## Brief
Give back every line of the data below exactly.

## Provided information
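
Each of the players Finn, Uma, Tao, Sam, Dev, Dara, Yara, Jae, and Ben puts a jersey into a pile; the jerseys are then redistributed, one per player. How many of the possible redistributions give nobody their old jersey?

Let Aᵢ be the assignments in which player i gets their old jersey. We want the size of the complement of A₁∪…∪A_9.
By inclusion–exclusion this is Σ_{j=0}^{9} (−1)^j C(9,j)·(9−j)!.
Computing: 362880 − 362880 + 181440 − 60480 + 15120 − 3024 + 504 − 72 + 9 − 1 = 133496.

133496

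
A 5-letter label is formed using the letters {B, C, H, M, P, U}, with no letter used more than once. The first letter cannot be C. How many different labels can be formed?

The first letter has 6−1 = 5 choices (anything except C).
The remaining 4 letters are filled from the other 5 symbols without repetition: 5 × 4 × 3 × 2 = 120.
Total: 5 × 120 = 600.

600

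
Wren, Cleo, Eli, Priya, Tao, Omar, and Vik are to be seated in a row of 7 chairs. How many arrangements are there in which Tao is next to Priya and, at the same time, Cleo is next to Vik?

480

Treat {Tao,Priya} as one block (2 orders) and {Cleo,Vik} as another (2 orders).
That leaves 5 units to arrange: 2 × 2 × 5! = 4 × 120 = 480.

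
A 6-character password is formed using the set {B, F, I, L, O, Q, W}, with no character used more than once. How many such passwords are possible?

This is a permutation of 6 out of 7: P(7,6) = 7!/1!.
That product is 7 × 6 × 5 × 4 × 3 × 2 = 5040.

5040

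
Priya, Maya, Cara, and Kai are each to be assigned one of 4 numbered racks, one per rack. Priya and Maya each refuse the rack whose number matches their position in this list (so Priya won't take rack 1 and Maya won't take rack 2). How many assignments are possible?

14

Let Aᵢ (for i ∈ {1, 2}) be the placements that put person i in their forbidden rack. Any j of these fix j positions, leaving (4−j)! ways to fill the rest, and there are C(2,j) ways to pick which j.
By inclusion–exclusion, the number of valid placements is Σ_{j=0}^{2} (−1)^j C(2,j)·(4−j)!.
Computing: 24 − 12 + 2 = 14.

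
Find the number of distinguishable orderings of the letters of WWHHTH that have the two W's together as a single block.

20

Treat the 2 copies of W as a single block. The multiset to arrange is then {WW, H, H, H, T}, 5 items in all.
That gives (5)!/(3!) = 20 arrangements.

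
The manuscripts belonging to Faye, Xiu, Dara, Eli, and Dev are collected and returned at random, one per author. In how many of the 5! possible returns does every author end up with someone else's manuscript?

This is the derangement count D_5: permutations of 5 items with no fixed point.
By inclusion–exclusion this is Σ_{j=0}^{5} (−1)^j C(5,j)·(5−j)!.
Computing: 120 − 120 + 60 − 20 + 5 − 1 = 44.

44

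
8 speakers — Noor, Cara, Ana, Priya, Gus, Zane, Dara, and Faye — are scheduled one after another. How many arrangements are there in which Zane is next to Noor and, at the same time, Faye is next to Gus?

Treat {Zane,Noor} as one block (2 orders) and {Faye,Gus} as another (2 orders).
That leaves 6 units to arrange: 2 × 2 × 6! = 4 × 720 = 2880.

2880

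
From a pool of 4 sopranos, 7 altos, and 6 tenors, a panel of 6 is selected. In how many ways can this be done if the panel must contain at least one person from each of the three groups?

9996

Unrestricted: C(17,6) = 12376 ways to pick any 6 of the 17.
Selections missing a whole group: no sopranos → C(13,6) = 1716; no altos → C(10,6) = 210; no tenors → C(11,6) = 462.
Add back selections omitting two groups (i.e. drawn from a single group): C(4,6) + C(7,6) + C(6,6) = 8.
By inclusion–exclusion: 12376 − 2388 + 8 = 9996.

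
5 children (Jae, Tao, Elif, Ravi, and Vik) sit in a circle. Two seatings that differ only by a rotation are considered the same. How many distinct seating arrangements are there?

24

Around a circle, 5 distinct people have 5!/5 = (4)! = 24 rotationally distinct seatings.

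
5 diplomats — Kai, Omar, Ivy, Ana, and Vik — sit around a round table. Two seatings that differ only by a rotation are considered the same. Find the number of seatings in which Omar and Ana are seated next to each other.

Glue Omar and Ana into a block (2 internal orders). Seating 4 units around a circle gives (3)! arrangements.
So 2 × (3)! = 2 × 6 = 12.

12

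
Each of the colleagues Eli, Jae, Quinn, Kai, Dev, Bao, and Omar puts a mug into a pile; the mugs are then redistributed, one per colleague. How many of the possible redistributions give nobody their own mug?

Let Aᵢ be the assignments in which colleague i gets their own mug. We want the size of the complement of A₁∪…∪A_7.
By inclusion–exclusion this is Σ_{j=0}^{7} (−1)^j C(7,j)·(7−j)!.
Computing: 5040 − 5040 + 2520 − 840 + 210 − 42 + 7 − 1 = 1854.

1854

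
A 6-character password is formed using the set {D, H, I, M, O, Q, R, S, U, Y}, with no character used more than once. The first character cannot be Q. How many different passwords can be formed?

136080

The first character has 10−1 = 9 choices (anything except Q).
The remaining 5 characters are filled from the other 9 symbols without repetition: 9 × 8 × 7 × 6 × 5 = 15120.
Total: 9 × 15120 = 136080.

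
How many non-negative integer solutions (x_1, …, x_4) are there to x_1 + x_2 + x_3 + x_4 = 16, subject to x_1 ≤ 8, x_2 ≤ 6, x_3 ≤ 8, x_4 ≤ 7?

350

Ignoring the caps, the number of non-negative solutions to x_1+…+x_4 = 16 is C(19,3) = 969.
Subtract solutions that violate a single cap (substitute x_i' = x_i − (cap_i+1)): x_1 ≥ 9 gives C(10,3) = 120; x_2 ≥ 7 gives C(12,3) = 220; x_3 ≥ 9 gives C(10,3) = 120; x_4 ≥ 8 gives C(11,3) = 165. Together 625.
Add back pairs where two caps are both exceeded: 1 + 0 + 0 + 1 + 4 + 0 = 6.
By inclusion–exclusion the count is 969 − 625 + 6 = 350.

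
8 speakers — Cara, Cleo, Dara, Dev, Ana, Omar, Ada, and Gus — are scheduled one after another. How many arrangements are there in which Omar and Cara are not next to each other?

30240

There are 8! = 40320 arrangements in all. If Omar and Cara are adjacent, merging them into one block gives 2·(7)! = 10080 arrangements.
So 40320 − 10080 = 30240 arrangements keep them apart.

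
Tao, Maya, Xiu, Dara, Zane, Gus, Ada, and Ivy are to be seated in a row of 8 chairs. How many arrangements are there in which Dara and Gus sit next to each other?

10080

Treat {Dara, Gus} as a single unit. There are 7 units to order, and the pair itself can be ordered 2 ways.
That gives 2 × 7! = 2 × 5040 = 10080.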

## Solution for this problem
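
Each of the players Finn, Uma, Tao, Sam, Dev, Dara, Yara, Jae, and Ben puts a jersey into a pile; the jerseys are then redistributed, one per player. How many of the possible redistributions give nobody their old jersey?

Let Aᵢ be the assignments in which player i gets their old jersey. We want the size of the complement of A₁∪…∪A_9.
By inclusion–exclusion this is Σ_{j=0}^{9} (−1)^j C(9,j)·(9−j)!.
Computing: 362880 − 362880 + 181440 − 60480 + 15120 − 3024 + 504 − 72 + 9 − 1 = 133496.

133496

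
A 5-letter label is formed using the letters {B, C, H, M, P, U}, with no letter used more than once. The first letter cannot be C. How many different labels can be formed?

The first letter has 6−1 = 5 choices (anything except C).
The remaining 4 letters are filled from the other 5 symbols without repetition: 5 × 4 × 3 × 2 = 120.
Total: 5 × 120 = 600.

600

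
Wren, Cleo, Eli, Priya, Tao, Omar, and Vik are to be seated in a row of 7 chairs. How many arrangements are there in which Tao is next to Priya and, at the same time, Cleo is next to Vik?

480

Treat {Tao,Priya} as one block (2 orders) and {Cleo,Vik} as another (2 orders).
That leaves 5 units to arrange: 2 × 2 × 5! = 4 × 120 = 480.

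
A 6-character password is formed using the set {B, F, I, L, O, Q, W}, with no character used more than once. How many such passwords are possible?

This is a permutation of 6 out of 7: P(7,6) = 7!/1!.
That product is 7 × 6 × 5 × 4 × 3 × 2 = 5040.

5040

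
Priya, Maya, Cara, and Kai are each to be assigned one of 4 numbered racks, one per rack. Priya and Maya each refuse the rack whose number matches their position in this list (so Priya won't take rack 1 and Maya won't take rack 2). How many assignments are possible?

14

Let Aᵢ (for i ∈ {1, 2}) be the placements that put person i in their forbidden rack. Any j of these fix j positions, leaving (4−j)! ways to fill the rest, and there are C(2,j) ways to pick which j.
By inclusion–exclusion, the number of valid placements is Σ_{j=0}^{2} (−1)^j C(2,j)·(4−j)!.
Computing: 24 − 12 + 2 = 14.

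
Find the number of distinguishable orderings of the letters of WWHHTH that have the two W's together as a single block.

20

Treat the 2 copies of W as a single block. The multiset to arrange is then {WW, H, H, H, T}, 5 items in all.
That gives (5)!/(3!) = 20 arrangements.

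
The manuscripts belonging to Faye, Xiu, Dara, Eli, and Dev are collected and returned at random, one per author. In how many of the 5! possible returns does every author end up with someone else's manuscript?

This is the derangement count D_5: permutations of 5 items with no fixed point.
By inclusion–exclusion this is Σ_{j=0}^{5} (−1)^j C(5,j)·(5−j)!.
Computing: 120 − 120 + 60 − 20 + 5 − 1 = 44.

44

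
8 speakers — Noor, Cara, Ana, Priya, Gus, Zane, Dara, and Faye — are scheduled one after another. How many arrangements are there in which Zane is next to Noor and, at the same time, Faye is next to Gus?

Treat {Zane,Noor} as one block (2 orders) and {Faye,Gus} as another (2 orders).
That leaves 6 units to arrange: 2 × 2 × 6! = 4 × 720 = 2880.

2880

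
From a pool of 4 sopranos, 7 altos, and 6 tenors, a panel of 6 is selected. In how many ways can this be done if the panel must contain at least one person from each of the three groups?

9996

Unrestricted: C(17,6) = 12376 ways to pick any 6 of the 17.
Selections missing a whole group: no sopranos → C(13,6) = 1716; no altos → C(10,6) = 210; no tenors → C(11,6) = 462.
Add back selections omitting two groups (i.e. drawn from a single group): C(4,6) + C(7,6) + C(6,6) = 8.
By inclusion–exclusion: 12376 − 2388 + 8 = 9996.

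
5 children (Jae, Tao, Elif, Ravi, and Vik) sit in a circle. Two seatings that differ only by a rotation are considered the same. How many distinct seating arrangements are there?

24

Around a circle, 5 distinct people have 5!/5 = (4)! = 24 rotationally distinct seatings.

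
5 diplomats — Kai, Omar, Ivy, Ana, and Vik — sit around a round table. Two seatings that differ only by a rotation are considered the same. Find the number of seatings in which Omar and Ana are seated next to each other.

Glue Omar and Ana into a block (2 internal orders). Seating 4 units around a circle gives (3)! arrangements.
So 2 × (3)! = 2 × 6 = 12.

12

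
Each of the colleagues Eli, Jae, Quinn, Kai, Dev, Bao, and Omar puts a mug into a pile; the mugs are then redistributed, one per colleague. How many of the possible redistributions give nobody their own mug?

Let Aᵢ be the assignments in which colleague i gets their own mug. We want the size of the complement of A₁∪…∪A_7.
By inclusion–exclusion this is Σ_{j=0}^{7} (−1)^j C(7,j)·(7−j)!.
Computing: 5040 − 5040 + 2520 − 840 + 210 − 42 + 7 − 1 = 1854.

1854

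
A 6-character password is formed using the set {D, H, I, M, O, Q, R, S, U, Y}, with no character used more than once. The first character cannot be Q. How many different passwords can be formed?

136080

The first character has 10−1 = 9 choices (anything except Q).
The remaining 5 characters are filled from the other 9 symbols without repetition: 9 × 8 × 7 × 6 × 5 = 15120.
Total: 9 × 15120 = 136080.

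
How many non-negative integer solutions (x_1, …, x_4) are there to x_1 + x_2 + x_3 + x_4 = 16, subject to x_1 ≤ 8, x_2 ≤ 6, x_3 ≤ 8, x_4 ≤ 7?

350

Ignoring the caps, the number of non-negative solutions to x_1+…+x_4 = 16 is C(19,3) = 969.
Subtract solutions that violate a single cap (substitute x_i' = x_i − (cap_i+1)): x_1 ≥ 9 gives C(10,3) = 120; x_2 ≥ 7 gives C(12,3) = 220; x_3 ≥ 9 gives C(10,3) = 120; x_4 ≥ 8 gives C(11,3) = 165. Together 625.
Add back pairs where two caps are both exceeded: 1 + 0 + 0 + 1 + 4 + 0 = 6.
By inclusion–exclusion the count is 969 − 625 + 6 = 350.

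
8 speakers — Cara, Cleo, Dara, Dev, Ana, Omar, Ada, and Gus — are scheduled one after another. How many arrangements are there in which Omar and Cara are not next to each other?

30240

There are 8! = 40320 arrangements in all. If Omar and Cara are adjacent, merging them into one block gives 2·(7)! = 10080 arrangements.
So 40320 − 10080 = 30240 arrangements keep them apart.

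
Tao, Maya, Xiu, Dara, Zane, Gus, Ada, and Ivy are to be seated in a row of 8 chairs. How many arrangements are there in which Dara and Gus sit next to each other?

10080

Treat {Dara, Gus} as a single unit. There are 7 units to order, and the pair itself can be ordered 2 ways.
That gives 2 × 7! = 2 × 5040 = 10080.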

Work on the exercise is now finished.